Source records

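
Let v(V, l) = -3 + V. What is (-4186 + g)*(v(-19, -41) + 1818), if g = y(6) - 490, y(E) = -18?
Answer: -8430424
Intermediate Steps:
g = -508 (g = -18 - 490 = -508)
(-4186 + g)*(v(-19, -41) + 1818) = (-4186 - 508)*((-3 - 19) + 1818) = -4694*(-22 + 1818) = -4694*1796 = -8430424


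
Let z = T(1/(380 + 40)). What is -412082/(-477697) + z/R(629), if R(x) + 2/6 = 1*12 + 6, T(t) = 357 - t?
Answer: 6789368993/322228340 ≈ 21.070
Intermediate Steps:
z = 149939/420 (z = 357 - 1/(380 + 40) = 357 - 1/420 = 149939/420 ≈ 357.00)
R(x) = 53/3 (R(x) = -⅓ + (1*12 + 6) = -⅓ + (12 + 6) = -⅓ + 18 = 53/3)
-412082/(-477697) + z/R(629) = -412082/(-477697) + 149939/(420*(53/3)) = -412082*(-1/477697) + (149939/420)*(3/53) = 37462/43427 + 149939/7420 = 6789368993/322228340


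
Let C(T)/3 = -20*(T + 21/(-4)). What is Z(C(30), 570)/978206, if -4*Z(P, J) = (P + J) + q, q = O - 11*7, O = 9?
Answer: 983/3912824 ≈ 0.00025123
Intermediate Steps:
q = -68 (q = 9 - 11*7 = 9 - 77 = -68)
C(T) = 315 - 60*T (C(T) = 3*(-20*(T + 21/(-4))) = 3*(-20*(T + 21*(-1/4))) = 3*(-20*(T - 21/4)) = 3*(-20*(-21/4 + T)) = 3*(105 - 20*T) = 315 - 60*T)
Z(P, J) = 17 - J/4 - P/4 (Z(P, J) = -((P + J) - 68)/4 = -((J + P) - 68)/4 = -(-68 + J + P)/4 = 17 - J/4 - P/4)
Z(C(30), 570)/978206 = (17 - 1/4*570 - (315 - 60*30)/4)/978206 = (17 - 285/2 - (315 - 1800)/4)*(1/978206) = (17 - 285/2 - 1/4*(-1485))*(1/978206) = (17 - 285/2 + 1485/4)*(1/978206) = (983/4)*(1/978206) = 983/3912824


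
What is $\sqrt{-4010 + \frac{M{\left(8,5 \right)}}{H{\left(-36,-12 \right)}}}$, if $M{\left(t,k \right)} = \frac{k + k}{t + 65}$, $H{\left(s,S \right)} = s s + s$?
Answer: $\frac{i \sqrt{37695426538}}{3066} \approx 63.325 i$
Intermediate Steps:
$H{\left(s,S \right)} = s + s^{2}$ ($H{\left(s,S \right)} = s^{2} + s = s + s^{2}$)
$M{\left(t,k \right)} = \frac{2 k}{65 + t}$
$\sqrt{-4010 + \frac{M{\left(8,5 \right)}}{H{\left(-36,-12 \right)}}} = \sqrt{-4010 + \frac{2 \cdot 5 \frac{1}{65 + 8}}{\left(-36\right) \left(1 - 36\right)}} = \sqrt{-4010 + \frac{2 \cdot 5 \cdot \frac{1}{73}}{\left(-36\right) \left(-35\right)}} = \sqrt{-4010 + \frac{2 \cdot 5 \cdot \frac{1}{73}}{1260}} = \sqrt{-4010 + \frac{10}{73} \cdot \frac{1}{1260}} = \sqrt{-4010 + \frac{1}{9198}} = \sqrt{- \frac{36883979}{9198}} = \frac{i \sqrt{37695426538}}{3066}$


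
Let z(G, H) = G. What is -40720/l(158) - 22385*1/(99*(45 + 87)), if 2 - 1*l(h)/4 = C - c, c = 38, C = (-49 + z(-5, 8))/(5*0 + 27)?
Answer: -184535/756 ≈ -244.09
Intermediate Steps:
C = -2 (C = (-49 - 5)/(5*0 + 27) = -54/(0 + 27) = -54/27 = -54*1/27 = -2)
l(h) = 168 (l(h) = 8 - 4*(-2 - 1*38) = 8 - 4*(-2 - 38) = 8 - 4*(-40) = 8 + 160 = 168)
-40720/l(158) - 22385*1/(99*(45 + 87)) = -40720/168 - 22385*1/(99*(45 + 87)) = -40720*1/168 - 22385/(132*99) = -5090/21 - 22385/13068 = -5090/21 - 22385*1/13068 = -5090/21 - 185/108 = -184535/756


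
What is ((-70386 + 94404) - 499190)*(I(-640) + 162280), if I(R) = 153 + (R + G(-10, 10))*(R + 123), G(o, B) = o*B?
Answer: -258974917236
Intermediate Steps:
G(o, B) = B*o
I(R) = 153 + (-100 + R)*(123 + R) (I(R) = 153 + (R + 10*(-10))*(R + 123) = 153 + (R - 100)*(123 + R) = 153 + (-100 + R)*(123 + R))
((-70386 + 94404) - 499190)*(I(-640) + 162280) = ((-70386 + 94404) - 499190)*((-12147 + (-640)**2 + 23*(-640)) + 162280) = (24018 - 499190)*((-12147 + 409600 - 14720) + 162280) = -475172*(382733 + 162280) = -475172*545013 = -258974917236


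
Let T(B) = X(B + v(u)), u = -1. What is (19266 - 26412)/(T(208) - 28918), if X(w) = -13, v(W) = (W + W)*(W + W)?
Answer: 7146/28931 ≈ 0.24700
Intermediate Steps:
v(W) = 4*W**2 (v(W) = (2*W)*(2*W) = 4*W**2)
T(B) = -13
(19266 - 26412)/(T(208) - 28918) = (19266 - 26412)/(-13 - 28918) = -7146/(-28931) = -7146*(-1/28931) = 7146/28931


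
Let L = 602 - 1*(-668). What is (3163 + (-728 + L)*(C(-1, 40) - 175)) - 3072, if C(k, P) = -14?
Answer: -102347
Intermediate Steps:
L = 1270 (L = 602 + 668 = 1270)
(3163 + (-728 + L)*(C(-1, 40) - 175)) - 3072 = (3163 + (-728 + 1270)*(-14 - 175)) - 3072 = (3163 + 542*(-189)) - 3072 = (3163 - 102438) - 3072 = -99275 - 3072 = -102347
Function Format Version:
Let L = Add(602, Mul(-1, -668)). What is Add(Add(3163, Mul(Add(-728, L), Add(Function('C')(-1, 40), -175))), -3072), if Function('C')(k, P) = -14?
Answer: -102347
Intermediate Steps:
L = 1270 (L = Add(602, 668) = 1270)
Add(Add(3163, Mul(Add(-728, L), Add(Function('C')(-1, 40), -175))), -3072) = Add(Add(3163, Mul(Add(-728, 1270), Add(-14, -175))), -3072) = Add(Add(3163, Mul(542, -189)), -3072) = Add(Add(3163, -102438), -3072) = Add(-99275, -3072) = -102347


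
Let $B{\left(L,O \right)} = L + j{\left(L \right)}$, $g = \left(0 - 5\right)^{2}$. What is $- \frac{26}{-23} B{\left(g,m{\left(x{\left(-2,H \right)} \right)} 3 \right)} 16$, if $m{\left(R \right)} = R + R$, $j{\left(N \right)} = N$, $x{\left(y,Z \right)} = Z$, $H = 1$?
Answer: $\frac{20800}{23} \approx 904.35$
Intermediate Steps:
$m{\left(R \right)} = 2 R$
$g = 25$ ($g = \left(-5\right)^{2} = 25$)
$B{\left(L,O \right)} = 2 L$ ($B{\left(L,O \right)} = L + L = 2 L$)
$- \frac{26}{-23} B{\left(g,m{\left(x{\left(-2,H \right)} \right)} 3 \right)} 16 = - \frac{26}{-23} \cdot 2 \cdot 25 \cdot 16 = \left(-26\right) \left(- \frac{1}{23}\right) 50 \cdot 16 = \frac{26}{23} \cdot 50 \cdot 16 = \frac{1300}{23} \cdot 16 = \frac{20800}{23}$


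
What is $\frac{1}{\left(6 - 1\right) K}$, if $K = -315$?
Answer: $- \frac{1}{1575} \approx -0.00063492$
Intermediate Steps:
$\frac{1}{\left(6 - 1\right) K} = \frac{1}{\left(6 - 1\right) \left(-315\right)} = \frac{1}{5 \left(-315\right)} = \frac{1}{-1575} = - \frac{1}{1575}$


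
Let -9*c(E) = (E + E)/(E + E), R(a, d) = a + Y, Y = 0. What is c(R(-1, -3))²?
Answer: 1/81 ≈ 0.012346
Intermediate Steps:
R(a, d) = a (R(a, d) = a + 0 = a)
c(E) = -⅑ (c(E) = -(E + E)/(9*(E + E)) = -2*E/(9*(2*E)) = -2*E*1/(2*E)/9 = -⅑*1 = -⅑)
c(R(-1, -3))² = (-⅑)² = 1/81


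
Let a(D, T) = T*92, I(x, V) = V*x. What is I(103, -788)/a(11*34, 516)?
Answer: -20291/11868 ≈ -1.7097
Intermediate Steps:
a(D, T) = 92*T
I(103, -788)/a(11*34, 516) = (-788*103)/((92*516)) = -81164/47472 = -81164*1/47472 = -20291/11868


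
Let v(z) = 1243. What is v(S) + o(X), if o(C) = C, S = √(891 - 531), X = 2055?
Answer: 3298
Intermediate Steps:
S = 6*√10 (S = √360 = 6*√10 ≈ 18.974)
v(S) + o(X) = 1243 + 2055 = 3298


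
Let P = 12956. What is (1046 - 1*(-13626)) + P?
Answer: 27628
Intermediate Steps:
(1046 - 1*(-13626)) + P = (1046 - 1*(-13626)) + 12956 = (1046 + 13626) + 12956 = 14672 + 12956 = 27628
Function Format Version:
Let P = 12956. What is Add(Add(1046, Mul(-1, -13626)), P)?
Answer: 27628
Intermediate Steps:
Add(Add(1046, Mul(-1, -13626)), P) = Add(Add(1046, Mul(-1, -13626)), 12956) = Add(Add(1046, 13626), 12956) = Add(14672, 12956) = 27628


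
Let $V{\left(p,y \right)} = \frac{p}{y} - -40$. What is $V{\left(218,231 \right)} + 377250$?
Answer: $\frac{87154208}{231} \approx 3.7729 \cdot 10^{5}$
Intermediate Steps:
$V{\left(p,y \right)} = 40 + \frac{p}{y}$ ($V{\left(p,y \right)} = \frac{p}{y} + 40 = 40 + \frac{p}{y}$)
$V{\left(218,231 \right)} + 377250 = \left(40 + \frac{218}{231}\right) + 377250 = \frac{9458}{231} + 377250 = \frac{87154208}{231}$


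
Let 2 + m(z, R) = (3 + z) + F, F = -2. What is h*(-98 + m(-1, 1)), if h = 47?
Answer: -4700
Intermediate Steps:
m(z, R) = -1 + z (m(z, R) = -2 + ((3 + z) - 2) = -2 + (1 + z) = -1 + z)
h*(-98 + m(-1, 1)) = 47*(-98 + (-1 - 1)) = 47*(-98 - 2) = 47*(-100) = -4700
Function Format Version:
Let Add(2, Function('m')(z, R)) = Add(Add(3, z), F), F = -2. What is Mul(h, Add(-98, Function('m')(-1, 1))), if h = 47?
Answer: -4700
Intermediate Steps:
Function('m')(z, R) = Add(-1, z) (Function('m')(z, R) = Add(-2, Add(Add(3, z), -2)) = Add(-2, Add(1, z)) = Add(-1, z))
Mul(h, Add(-98, Function('m')(-1, 1))) = Mul(47, Add(-98, Add(-1, -1))) = Mul(47, Add(-98, -2)) = Mul(47, -100) = -4700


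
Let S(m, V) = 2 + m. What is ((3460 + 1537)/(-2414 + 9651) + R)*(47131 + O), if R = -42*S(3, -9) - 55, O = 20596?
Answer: -129548747416/7237 ≈ -1.7901e+7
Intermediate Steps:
R = -265 (R = -42*(2 + 3) - 55 = -42*5 - 55 = -210 - 55 = -265)
((3460 + 1537)/(-2414 + 9651) + R)*(47131 + O) = ((3460 + 1537)/(-2414 + 9651) - 265)*(47131 + 20596) = (4997/7237 - 265)*67727 = -1912808/7237*67727 = -129548747416/7237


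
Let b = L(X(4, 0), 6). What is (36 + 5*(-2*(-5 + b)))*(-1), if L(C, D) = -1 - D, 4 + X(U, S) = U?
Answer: -156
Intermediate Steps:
X(U, S) = -4 + U
b = -7 (b = -1 - 1*6 = -1 - 6 = -7)
(36 + 5*(-2*(-5 + b)))*(-1) = (36 + 5*(-2*(-5 - 7)))*(-1) = (36 + 5*(-2*(-12)))*(-1) = (36 + 5*24)*(-1) = (36 + 120)*(-1) = 156*(-1) = -156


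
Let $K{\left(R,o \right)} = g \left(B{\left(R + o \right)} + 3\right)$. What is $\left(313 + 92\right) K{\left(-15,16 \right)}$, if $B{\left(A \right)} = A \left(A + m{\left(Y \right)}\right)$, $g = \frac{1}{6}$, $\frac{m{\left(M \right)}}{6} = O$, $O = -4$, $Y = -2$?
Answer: $-1350$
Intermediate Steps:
$m{\left(M \right)} = -24$ ($m{\left(M \right)} = 6 \left(-4\right) = -24$)
$g = \frac{1}{6} \approx 0.16667$
$B{\left(A \right)} = A \left(-24 + A\right)$ ($B{\left(A \right)} = A \left(A - 24\right) = A \left(-24 + A\right)$)
$K{\left(R,o \right)} = \frac{1}{2} + \frac{\left(R + o\right) \left(-24 + R + o\right)}{6}$ ($K{\left(R,o \right)} = \frac{\left(R + o\right) \left(-24 + \left(R + o\right)\right) + 3}{6} = \frac{\left(R + o\right) \left(-24 + R + o\right) + 3}{6} = \frac{3 + \left(R + o\right) \left(-24 + R + o\right)}{6} = \frac{1}{2} + \frac{\left(R + o\right) \left(-24 + R + o\right)}{6}$)
$\left(313 + 92\right) K{\left(-15,16 \right)} = \left(313 + 92\right) \left(\frac{1}{2} + \frac{\left(-15 + 16\right) \left(-24 - 15 + 16\right)}{6}\right) = 405 \left(\frac{1}{2} + \frac{1}{6} \cdot 1 \left(-23\right)\right) = 405 \left(\frac{1}{2} - \frac{23}{6}\right) = 405 \left(- \frac{10}{3}\right) = -1350$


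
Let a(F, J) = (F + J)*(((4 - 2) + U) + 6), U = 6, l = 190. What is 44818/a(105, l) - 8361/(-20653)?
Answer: 480078542/42648445 ≈ 11.257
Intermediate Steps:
a(F, J) = 14*F + 14*J (a(F, J) = (F + J)*(((4 - 2) + 6) + 6) = (F + J)*((2 + 6) + 6) = (F + J)*(8 + 6) = (F + J)*14 = 14*F + 14*J)
44818/a(105, l) - 8361/(-20653) = 44818/(14*105 + 14*190) - 8361/(-20653) = 44818/(1470 + 2660) - 8361*(-1/20653) = 44818/4130 + 8361/20653 = 44818*(1/4130) + 8361/20653 = 22409/2065 + 8361/20653 = 480078542/42648445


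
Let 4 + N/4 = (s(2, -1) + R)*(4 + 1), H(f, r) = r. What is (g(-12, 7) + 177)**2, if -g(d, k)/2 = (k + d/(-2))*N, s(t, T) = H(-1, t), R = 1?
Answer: 935089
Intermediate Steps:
s(t, T) = t
N = 44 (N = -16 + 4*((2 + 1)*(4 + 1)) = -16 + 4*(3*5) = -16 + 4*15 = -16 + 60 = 44)
g(d, k) = -88*k + 44*d (g(d, k) = -2*(k + d/(-2))*44 = -2*(k + d*(-1/2))*44 = -2*(k - d/2)*44 = -2*(-22*d + 44*k) = -88*k + 44*d)
(g(-12, 7) + 177)**2 = ((-88*7 + 44*(-12)) + 177)**2 = ((-616 - 528) + 177)**2 = (-1144 + 177)**2 = (-967)**2 = 935089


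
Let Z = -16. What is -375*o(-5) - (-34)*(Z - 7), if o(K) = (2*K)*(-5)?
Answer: -19532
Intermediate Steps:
o(K) = -10*K
-375*o(-5) - (-34)*(Z - 7) = -(-3750)*(-5) - (-34)*(-16 - 7) = -375*50 - (-34)*(-23) = -18750 - 1*782 = -18750 - 782 = -19532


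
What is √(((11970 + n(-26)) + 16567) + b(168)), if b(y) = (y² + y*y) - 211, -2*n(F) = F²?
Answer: 2*√21109 ≈ 290.58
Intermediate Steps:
n(F) = -F²/2
b(y) = -211 + 2*y² (b(y) = (y² + y²) - 211 = 2*y² - 211 = -211 + 2*y²)
√(((11970 + n(-26)) + 16567) + b(168)) = √(((11970 - ½*(-26)²) + 16567) + (-211 + 2*168²)) = √(((11970 - ½*676) + 16567) + (-211 + 2*28224)) = √(((11970 - 338) + 16567) + (-211 + 56448)) = √((11632 + 16567) + 56237) = √(28199 + 56237) = √84436 = 2*√21109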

GOAL OF THE EXERCISE =
Only the lines from the one with "Answer: 935089" through the last line above should be restated, word for word.

OUTPUT =
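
Answer: 935089
Intermediate Steps:
s(t, T) = t
N = 44 (N = -16 + 4*((2 + 1)*(4 + 1)) = -16 + 4*(3*5) = -16 + 4*15 = -16 + 60 = 44)
g(d, k) = -88*k + 44*d (g(d, k) = -2*(k + d/(-2))*44 = -2*(k + d*(-1/2))*44 = -2*(k - d/2)*44 = -2*(-22*d + 44*k) = -88*k + 44*d)
(g(-12, 7) + 177)**2 = ((-88*7 + 44*(-12)) + 177)**2 = ((-616 - 528) + 177)**2 = (-1144 + 177)**2 = (-967)**2 = 935089


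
Let Z = -16. What is -375*o(-5) - (-34)*(Z - 7), if o(K) = (2*K)*(-5)?
Answer: -19532
Intermediate Steps:
o(K) = -10*K
-375*o(-5) - (-34)*(Z - 7) = -(-3750)*(-5) - (-34)*(-16 - 7) = -375*50 - (-34)*(-23) = -18750 - 1*782 = -18750 - 782 = -19532


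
What is √(((11970 + n(-26)) + 16567) + b(168)), if b(y) = (y² + y*y) - 211, -2*n(F) = F²?
Answer: 2*√21109 ≈ 290.58
Intermediate Steps:
n(F) = -F²/2
b(y) = -211 + 2*y² (b(y) = (y² + y²) - 211 = 2*y² - 211 = -211 + 2*y²)
√(((11970 + n(-26)) + 16567) + b(168)) = √(((11970 - ½*(-26)²) + 16567) + (-211 + 2*168²)) = √(((11970 - ½*676) + 16567) + (-211 + 2*28224)) = √(((11970 - 338) + 16567) + (-211 + 56448)) = √((11632 + 16567) + 56237) = √(28199 + 56237) = √84436 = 2*√21109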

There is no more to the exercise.